▶ **Task brief**
Pull every line that includes the word "approx" out of the data below and copy it.

(Source material begins)

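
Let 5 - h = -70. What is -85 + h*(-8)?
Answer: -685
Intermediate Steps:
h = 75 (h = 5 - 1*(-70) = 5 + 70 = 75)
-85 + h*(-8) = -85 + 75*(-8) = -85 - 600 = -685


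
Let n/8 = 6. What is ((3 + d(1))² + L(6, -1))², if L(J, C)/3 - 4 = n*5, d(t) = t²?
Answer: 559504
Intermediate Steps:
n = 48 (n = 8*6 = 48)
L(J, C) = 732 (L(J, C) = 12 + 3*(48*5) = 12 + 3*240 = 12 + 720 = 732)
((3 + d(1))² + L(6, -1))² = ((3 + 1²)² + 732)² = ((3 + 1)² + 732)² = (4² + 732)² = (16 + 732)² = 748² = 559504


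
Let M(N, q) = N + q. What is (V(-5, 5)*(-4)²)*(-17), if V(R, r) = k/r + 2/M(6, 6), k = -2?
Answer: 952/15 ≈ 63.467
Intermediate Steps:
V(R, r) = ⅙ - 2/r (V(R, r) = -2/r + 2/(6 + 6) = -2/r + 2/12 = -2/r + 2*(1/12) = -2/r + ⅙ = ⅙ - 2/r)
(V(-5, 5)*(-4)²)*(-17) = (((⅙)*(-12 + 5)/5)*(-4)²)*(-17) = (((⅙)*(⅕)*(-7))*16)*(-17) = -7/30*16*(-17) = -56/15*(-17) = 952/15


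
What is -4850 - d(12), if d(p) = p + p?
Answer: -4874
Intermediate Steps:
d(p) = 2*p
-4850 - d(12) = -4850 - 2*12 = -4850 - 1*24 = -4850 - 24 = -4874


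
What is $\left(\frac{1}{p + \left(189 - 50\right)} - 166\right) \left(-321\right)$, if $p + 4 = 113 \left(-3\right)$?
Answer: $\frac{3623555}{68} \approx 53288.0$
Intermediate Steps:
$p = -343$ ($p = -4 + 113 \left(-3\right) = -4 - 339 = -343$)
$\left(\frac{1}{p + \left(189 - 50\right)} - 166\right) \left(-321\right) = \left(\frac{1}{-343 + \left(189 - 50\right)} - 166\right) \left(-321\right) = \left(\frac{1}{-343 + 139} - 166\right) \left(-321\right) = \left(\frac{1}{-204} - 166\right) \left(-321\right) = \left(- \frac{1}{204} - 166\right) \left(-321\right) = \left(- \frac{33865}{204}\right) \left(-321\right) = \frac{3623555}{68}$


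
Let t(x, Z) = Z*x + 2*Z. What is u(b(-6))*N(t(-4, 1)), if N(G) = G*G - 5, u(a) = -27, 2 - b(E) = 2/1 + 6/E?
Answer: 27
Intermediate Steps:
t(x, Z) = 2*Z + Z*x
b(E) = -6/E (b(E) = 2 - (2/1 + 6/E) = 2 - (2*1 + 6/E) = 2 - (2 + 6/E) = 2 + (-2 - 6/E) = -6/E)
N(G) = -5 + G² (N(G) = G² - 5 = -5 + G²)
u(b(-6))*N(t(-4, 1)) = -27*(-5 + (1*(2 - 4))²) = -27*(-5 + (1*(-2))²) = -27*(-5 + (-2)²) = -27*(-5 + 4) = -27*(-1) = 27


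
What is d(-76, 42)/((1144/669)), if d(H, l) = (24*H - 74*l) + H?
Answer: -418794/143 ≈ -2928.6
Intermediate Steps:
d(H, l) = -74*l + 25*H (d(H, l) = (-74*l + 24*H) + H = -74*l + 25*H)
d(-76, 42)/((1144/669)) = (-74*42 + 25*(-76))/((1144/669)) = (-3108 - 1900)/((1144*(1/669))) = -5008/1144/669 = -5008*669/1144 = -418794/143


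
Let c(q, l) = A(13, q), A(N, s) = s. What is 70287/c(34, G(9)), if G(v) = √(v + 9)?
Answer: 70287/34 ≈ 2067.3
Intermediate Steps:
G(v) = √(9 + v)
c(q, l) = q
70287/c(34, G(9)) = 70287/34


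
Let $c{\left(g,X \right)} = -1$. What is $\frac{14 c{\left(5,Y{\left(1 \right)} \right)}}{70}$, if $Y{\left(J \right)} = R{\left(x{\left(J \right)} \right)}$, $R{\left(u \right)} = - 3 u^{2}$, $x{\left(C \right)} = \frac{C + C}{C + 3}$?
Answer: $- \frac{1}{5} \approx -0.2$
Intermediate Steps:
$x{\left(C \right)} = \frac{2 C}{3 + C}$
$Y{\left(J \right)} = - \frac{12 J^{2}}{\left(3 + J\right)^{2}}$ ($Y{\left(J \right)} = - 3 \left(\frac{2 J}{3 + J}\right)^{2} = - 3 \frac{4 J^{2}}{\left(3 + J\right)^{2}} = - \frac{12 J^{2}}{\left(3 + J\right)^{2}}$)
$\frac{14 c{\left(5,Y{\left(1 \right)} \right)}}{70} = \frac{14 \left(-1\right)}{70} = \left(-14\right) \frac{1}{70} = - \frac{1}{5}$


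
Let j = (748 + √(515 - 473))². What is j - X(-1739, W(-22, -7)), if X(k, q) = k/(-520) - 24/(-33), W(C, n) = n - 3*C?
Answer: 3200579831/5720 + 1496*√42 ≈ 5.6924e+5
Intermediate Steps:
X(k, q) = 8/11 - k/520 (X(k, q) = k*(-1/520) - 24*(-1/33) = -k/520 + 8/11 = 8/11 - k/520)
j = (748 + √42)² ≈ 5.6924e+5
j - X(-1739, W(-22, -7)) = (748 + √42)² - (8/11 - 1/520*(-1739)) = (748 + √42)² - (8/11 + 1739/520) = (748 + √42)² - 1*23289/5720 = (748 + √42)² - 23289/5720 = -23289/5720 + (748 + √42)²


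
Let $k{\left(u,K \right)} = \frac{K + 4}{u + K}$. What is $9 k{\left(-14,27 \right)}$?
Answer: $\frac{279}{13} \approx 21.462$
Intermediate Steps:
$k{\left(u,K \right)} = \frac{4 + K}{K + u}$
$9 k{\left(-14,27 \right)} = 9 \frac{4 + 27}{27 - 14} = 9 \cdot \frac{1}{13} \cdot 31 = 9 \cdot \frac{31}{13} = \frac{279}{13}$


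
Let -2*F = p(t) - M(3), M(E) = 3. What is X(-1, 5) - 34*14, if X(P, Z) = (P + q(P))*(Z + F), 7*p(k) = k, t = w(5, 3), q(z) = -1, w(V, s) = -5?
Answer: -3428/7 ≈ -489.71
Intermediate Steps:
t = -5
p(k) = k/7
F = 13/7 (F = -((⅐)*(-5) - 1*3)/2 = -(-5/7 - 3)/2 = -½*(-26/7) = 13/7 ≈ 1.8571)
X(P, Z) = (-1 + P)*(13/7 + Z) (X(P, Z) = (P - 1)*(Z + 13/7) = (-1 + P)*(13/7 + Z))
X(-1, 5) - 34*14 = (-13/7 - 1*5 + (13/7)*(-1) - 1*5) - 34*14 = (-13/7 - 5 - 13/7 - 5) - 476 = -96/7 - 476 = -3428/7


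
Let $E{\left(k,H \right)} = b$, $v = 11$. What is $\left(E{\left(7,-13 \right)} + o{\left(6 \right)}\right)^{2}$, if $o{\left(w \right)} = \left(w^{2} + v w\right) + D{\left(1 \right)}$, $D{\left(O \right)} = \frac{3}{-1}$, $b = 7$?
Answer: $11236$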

(Source material ends)
(Source material begins)

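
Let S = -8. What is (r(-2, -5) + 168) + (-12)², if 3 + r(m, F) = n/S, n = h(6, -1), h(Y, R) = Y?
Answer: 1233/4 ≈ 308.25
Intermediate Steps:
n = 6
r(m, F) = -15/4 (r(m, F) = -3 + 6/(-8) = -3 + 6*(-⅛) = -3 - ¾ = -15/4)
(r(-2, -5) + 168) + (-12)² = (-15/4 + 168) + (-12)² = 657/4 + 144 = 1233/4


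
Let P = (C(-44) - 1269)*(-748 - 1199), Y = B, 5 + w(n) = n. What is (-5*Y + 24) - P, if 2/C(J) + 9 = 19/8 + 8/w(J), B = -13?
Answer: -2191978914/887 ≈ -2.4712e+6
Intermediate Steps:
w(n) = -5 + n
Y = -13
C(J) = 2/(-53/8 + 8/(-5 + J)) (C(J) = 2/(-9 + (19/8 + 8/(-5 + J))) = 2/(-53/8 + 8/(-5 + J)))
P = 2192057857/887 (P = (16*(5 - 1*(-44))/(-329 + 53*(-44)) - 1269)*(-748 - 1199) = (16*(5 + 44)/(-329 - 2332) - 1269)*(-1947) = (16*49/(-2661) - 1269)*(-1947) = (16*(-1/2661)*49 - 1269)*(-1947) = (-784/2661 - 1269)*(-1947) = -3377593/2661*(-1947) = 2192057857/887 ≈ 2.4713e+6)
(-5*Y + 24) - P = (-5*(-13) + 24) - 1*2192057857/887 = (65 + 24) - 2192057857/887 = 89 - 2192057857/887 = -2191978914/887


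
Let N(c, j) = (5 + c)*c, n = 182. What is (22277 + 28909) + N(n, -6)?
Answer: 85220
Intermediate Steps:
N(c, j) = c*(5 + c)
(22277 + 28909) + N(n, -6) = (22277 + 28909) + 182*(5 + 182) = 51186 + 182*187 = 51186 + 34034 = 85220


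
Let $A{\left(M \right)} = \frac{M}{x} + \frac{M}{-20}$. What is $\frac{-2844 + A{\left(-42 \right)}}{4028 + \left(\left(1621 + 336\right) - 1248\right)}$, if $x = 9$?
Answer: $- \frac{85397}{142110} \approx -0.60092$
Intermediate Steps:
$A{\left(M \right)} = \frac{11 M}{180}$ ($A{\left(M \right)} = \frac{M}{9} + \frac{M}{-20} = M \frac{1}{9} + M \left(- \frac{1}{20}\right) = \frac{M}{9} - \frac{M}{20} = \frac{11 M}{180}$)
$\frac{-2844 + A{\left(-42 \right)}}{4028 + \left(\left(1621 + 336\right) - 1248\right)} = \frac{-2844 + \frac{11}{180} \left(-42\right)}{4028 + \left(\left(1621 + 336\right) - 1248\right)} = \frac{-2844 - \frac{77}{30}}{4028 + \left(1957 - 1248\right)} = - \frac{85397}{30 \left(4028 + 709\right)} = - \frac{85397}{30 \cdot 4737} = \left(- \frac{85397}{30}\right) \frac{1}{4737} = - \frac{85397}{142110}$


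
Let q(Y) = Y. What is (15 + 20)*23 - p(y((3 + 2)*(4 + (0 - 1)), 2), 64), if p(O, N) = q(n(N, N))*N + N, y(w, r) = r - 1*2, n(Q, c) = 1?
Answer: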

(Source material ends)
(Source material begins)

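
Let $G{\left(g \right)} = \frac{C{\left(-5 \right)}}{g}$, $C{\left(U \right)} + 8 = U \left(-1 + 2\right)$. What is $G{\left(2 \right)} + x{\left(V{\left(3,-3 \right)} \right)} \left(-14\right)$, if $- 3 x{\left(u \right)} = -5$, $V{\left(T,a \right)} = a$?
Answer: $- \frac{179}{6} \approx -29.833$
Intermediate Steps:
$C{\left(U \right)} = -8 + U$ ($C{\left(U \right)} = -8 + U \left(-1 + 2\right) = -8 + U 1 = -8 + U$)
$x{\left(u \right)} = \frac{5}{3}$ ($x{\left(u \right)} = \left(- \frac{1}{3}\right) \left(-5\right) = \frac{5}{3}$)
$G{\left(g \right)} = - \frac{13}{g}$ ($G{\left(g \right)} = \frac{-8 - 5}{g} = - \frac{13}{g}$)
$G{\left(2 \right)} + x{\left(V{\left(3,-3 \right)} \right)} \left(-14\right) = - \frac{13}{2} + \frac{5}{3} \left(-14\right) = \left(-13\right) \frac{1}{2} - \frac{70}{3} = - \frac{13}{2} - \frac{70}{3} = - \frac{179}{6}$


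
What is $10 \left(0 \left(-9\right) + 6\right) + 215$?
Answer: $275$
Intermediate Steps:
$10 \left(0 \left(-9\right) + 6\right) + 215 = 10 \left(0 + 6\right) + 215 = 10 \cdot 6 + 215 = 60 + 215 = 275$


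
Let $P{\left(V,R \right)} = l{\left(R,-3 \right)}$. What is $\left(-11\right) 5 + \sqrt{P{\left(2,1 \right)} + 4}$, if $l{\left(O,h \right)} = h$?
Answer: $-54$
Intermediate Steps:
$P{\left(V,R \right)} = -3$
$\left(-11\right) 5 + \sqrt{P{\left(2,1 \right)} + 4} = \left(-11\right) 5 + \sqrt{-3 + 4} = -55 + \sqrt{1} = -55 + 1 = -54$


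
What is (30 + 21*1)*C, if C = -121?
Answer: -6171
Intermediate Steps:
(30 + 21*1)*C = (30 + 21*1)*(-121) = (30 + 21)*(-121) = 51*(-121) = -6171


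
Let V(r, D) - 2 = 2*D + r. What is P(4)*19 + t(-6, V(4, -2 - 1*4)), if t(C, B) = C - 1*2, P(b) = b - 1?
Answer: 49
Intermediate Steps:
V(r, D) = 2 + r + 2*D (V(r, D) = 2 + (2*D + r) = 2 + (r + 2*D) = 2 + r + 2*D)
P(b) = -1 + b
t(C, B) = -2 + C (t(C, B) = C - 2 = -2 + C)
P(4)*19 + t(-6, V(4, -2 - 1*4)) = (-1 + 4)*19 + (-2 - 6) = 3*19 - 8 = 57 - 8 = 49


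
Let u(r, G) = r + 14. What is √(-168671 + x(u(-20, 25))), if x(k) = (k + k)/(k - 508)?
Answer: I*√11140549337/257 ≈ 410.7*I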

(Source material ends)

▶ **Result of the task**
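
Answer: $\frac{3623555}{68} \approx 53288.0$
Answer: $- \frac{1}{5} \approx -0.2$
Answer: $\frac{279}{13} \approx 21.462$
Answer: $- \frac{85397}{142110} \approx -0.60092$
Answer: $- \frac{179}{6} \approx -29.833$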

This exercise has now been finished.